Whenever a line in the entries includes the word "graph", copy that line out.

————————

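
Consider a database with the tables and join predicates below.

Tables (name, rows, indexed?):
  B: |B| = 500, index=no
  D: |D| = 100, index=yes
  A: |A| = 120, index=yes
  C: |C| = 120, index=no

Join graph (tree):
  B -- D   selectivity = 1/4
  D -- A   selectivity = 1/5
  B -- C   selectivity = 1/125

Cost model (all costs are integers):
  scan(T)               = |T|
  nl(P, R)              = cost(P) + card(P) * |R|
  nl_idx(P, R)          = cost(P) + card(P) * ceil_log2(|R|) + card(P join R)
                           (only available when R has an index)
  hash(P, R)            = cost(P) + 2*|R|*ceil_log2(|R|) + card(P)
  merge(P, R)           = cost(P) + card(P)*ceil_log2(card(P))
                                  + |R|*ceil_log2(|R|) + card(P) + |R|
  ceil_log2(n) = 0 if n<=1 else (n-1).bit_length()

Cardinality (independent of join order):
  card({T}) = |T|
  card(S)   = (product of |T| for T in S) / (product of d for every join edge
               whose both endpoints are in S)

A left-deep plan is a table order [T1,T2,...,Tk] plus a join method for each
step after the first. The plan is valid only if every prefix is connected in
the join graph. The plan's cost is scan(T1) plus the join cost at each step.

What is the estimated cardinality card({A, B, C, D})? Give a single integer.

Tables in S: A(120), B(500), C(120), D(100)
Edges inside S: B-D(d=4), D-A(d=5), B-C(d=125)
numerator = 120 * 500 * 120 * 100 = 720000000
denominator = 4 * 5 * 125 = 2500
card(S) = 720000000 / 2500 = 288000

288000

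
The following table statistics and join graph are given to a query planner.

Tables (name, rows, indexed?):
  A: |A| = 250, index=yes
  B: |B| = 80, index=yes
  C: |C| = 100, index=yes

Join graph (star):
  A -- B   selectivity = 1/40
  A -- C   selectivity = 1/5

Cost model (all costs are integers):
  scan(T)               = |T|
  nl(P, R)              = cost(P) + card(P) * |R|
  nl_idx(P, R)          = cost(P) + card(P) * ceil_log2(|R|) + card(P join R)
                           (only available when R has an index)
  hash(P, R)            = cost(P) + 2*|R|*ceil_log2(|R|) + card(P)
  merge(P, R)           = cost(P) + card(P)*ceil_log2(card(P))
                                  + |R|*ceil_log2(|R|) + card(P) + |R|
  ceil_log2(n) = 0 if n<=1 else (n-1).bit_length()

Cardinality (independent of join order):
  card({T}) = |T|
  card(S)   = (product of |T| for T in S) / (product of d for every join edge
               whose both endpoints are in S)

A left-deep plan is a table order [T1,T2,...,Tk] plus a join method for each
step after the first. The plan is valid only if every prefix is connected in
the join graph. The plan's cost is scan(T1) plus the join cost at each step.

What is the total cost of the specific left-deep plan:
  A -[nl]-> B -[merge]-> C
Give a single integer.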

————————

Result of this exercise =>
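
Join graph (tree):
the join graph. The plan's cost is scan(T1) plus the join cost at each step.
The following table statistics and join graph are given to a query planner.
Join graph (star):
the join graph. The plan's cost is scan(T1) plus the join cost at each step.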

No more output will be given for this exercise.